• Problem requirements
Check every line of the entries below for "INITIAL", and copy the lines that have it.

(Data to process Opens)

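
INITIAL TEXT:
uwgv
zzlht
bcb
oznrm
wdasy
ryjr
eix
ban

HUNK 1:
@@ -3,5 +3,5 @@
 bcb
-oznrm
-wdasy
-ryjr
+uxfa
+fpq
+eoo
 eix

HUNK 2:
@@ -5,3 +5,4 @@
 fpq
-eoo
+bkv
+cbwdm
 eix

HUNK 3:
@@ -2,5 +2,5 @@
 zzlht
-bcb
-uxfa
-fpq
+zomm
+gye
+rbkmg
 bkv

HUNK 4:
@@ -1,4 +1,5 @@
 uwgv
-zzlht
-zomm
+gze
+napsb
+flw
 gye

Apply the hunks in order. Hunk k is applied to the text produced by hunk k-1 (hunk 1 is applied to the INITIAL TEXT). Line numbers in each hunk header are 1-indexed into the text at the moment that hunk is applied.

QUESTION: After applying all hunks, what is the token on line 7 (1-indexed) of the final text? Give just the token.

Answer: bkv

Derivation:
Hunk 1: at line 3 remove [oznrm,wdasy,ryjr] add [uxfa,fpq,eoo] -> 8 lines: uwgv zzlht bcb uxfa fpq eoo eix ban
Hunk 2: at line 5 remove [eoo] add [bkv,cbwdm] -> 9 lines: uwgv zzlht bcb uxfa fpq bkv cbwdm eix ban
Hunk 3: at line 2 remove [bcb,uxfa,fpq] add [zomm,gye,rbkmg] -> 9 lines: uwgv zzlht zomm gye rbkmg bkv cbwdm eix ban
Hunk 4: at line 1 remove [zzlht,zomm] add [gze,napsb,flw] -> 10 lines: uwgv gze napsb flw gye rbkmg bkv cbwdm eix ban
Final line 7: bkv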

(Data to process Closes)

• Finished task
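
INITIAL TEXT:
Apply the hunks in order. Hunk k is applied to the text produced by hunk k-1 (hunk 1 is applied to the INITIAL TEXT). Line numbers in each hunk header are 1-indexed into the text at the moment that hunk is applied.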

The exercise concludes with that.